Entries supplied:
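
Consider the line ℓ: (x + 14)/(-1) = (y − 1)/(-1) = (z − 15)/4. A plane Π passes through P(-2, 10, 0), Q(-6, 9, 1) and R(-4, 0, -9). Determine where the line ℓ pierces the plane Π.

(-10, 5, -1)

ℓ has direction (-1, -1, 4) through (-14, 1, 15).
PQ = (-4, -1, 1), PR = (-2, -10, -9); a normal to Π is PQ × PR = (19, -38, 38).
Using P: Π has equation 19x - 38y + 38z = -418.
Substitute r = (-14, 1, 15) + t(-1, -1, 4) into the plane: 266 + 171t = -418, so t = -4.
Intersection: (-14, 1, 15) + (-4)·(-1, -1, 4) = (-10, 5, -1).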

Your instructions:
Exactly as written above, set down the whole listing again.

Exercise answer:
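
Consider the line ℓ: (x + 14)/(-1) = (y − 1)/(-1) = (z − 15)/4. A plane Π passes through P(-2, 10, 0), Q(-6, 9, 1) and R(-4, 0, -9). Determine where the line ℓ pierces the plane Π.

(-10, 5, -1)

ℓ has direction (-1, -1, 4) through (-14, 1, 15).
PQ = (-4, -1, 1), PR = (-2, -10, -9); a normal to Π is PQ × PR = (19, -38, 38).
Using P: Π has equation 19x - 38y + 38z = -418.
Substitute r = (-14, 1, 15) + t(-1, -1, 4) into the plane: 266 + 171t = -418, so t = -4.
Intersection: (-14, 1, 15) + (-4)·(-1, -1, 4) = (-10, 5, -1).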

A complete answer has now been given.